EXTRACTED DATA:
++++++++++
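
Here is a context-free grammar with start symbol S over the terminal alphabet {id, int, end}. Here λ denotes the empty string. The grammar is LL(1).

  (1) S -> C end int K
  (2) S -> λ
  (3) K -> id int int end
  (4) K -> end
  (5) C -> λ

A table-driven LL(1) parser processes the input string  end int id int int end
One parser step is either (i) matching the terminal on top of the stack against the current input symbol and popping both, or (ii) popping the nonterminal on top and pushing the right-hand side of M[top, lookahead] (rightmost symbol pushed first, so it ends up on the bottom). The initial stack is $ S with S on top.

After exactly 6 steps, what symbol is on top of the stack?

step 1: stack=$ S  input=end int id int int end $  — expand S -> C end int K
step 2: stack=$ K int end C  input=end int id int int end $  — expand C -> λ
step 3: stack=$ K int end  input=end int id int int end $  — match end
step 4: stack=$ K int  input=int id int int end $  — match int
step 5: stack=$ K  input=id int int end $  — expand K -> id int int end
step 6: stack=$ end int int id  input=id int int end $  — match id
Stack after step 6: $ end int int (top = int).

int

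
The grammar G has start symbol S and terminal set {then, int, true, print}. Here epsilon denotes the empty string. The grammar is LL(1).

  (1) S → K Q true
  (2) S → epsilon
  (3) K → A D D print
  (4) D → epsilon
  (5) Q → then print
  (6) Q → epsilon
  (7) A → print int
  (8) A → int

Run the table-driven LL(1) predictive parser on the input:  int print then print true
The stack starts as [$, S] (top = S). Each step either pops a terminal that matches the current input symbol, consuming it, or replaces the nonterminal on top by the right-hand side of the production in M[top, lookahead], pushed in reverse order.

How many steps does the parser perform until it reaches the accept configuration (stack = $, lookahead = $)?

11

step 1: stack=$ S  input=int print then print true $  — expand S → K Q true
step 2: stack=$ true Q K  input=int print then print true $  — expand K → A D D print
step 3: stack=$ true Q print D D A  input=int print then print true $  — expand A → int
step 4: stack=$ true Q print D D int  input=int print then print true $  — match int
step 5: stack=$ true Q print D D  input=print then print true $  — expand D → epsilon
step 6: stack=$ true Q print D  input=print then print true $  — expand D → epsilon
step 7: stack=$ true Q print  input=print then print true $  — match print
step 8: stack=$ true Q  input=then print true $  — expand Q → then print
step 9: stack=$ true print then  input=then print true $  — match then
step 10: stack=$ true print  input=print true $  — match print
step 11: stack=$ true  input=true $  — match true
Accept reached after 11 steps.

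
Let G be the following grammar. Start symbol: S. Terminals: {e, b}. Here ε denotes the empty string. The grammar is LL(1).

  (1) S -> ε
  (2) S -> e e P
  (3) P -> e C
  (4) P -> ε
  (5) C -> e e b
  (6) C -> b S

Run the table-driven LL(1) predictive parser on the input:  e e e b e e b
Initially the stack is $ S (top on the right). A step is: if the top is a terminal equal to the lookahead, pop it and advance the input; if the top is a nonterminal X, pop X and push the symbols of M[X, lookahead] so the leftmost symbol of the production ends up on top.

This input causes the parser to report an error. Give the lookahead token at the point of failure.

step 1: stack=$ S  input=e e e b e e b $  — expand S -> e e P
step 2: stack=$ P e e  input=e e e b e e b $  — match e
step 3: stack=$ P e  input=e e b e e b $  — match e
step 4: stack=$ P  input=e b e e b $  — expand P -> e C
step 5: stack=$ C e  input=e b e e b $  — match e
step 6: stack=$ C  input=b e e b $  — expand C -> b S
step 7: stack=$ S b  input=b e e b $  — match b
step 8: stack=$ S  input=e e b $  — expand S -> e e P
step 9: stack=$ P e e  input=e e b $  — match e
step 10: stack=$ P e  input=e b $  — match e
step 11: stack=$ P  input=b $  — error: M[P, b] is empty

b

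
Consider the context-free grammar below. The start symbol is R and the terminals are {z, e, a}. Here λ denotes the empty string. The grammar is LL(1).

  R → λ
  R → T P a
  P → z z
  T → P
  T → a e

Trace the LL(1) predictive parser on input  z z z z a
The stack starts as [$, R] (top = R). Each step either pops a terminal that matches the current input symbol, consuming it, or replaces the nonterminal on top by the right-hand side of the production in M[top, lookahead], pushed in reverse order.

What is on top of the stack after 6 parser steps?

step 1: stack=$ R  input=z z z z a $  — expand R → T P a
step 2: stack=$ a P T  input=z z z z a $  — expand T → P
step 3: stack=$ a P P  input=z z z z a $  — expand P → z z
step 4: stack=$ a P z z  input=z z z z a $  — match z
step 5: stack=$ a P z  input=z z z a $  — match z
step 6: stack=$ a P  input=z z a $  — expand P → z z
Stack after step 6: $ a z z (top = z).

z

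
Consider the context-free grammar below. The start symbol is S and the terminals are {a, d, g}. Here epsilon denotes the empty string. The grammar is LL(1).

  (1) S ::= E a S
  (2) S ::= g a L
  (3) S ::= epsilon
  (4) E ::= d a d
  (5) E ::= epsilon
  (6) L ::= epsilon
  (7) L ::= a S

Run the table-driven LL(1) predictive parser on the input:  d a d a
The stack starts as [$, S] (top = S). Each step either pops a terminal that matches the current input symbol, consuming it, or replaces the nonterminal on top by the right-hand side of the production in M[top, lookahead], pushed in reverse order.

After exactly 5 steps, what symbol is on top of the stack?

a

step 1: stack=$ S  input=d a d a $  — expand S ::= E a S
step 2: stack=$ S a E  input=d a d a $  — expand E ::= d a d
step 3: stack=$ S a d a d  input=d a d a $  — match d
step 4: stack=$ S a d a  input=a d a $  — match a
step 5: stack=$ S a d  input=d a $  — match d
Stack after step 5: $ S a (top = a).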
++++++++++
EXERCISE DIRECTIONS: Determine how many lines in the data above contain the string "predictive". Give nothing except the number.

ANSWER TO THE PROBLEM: 4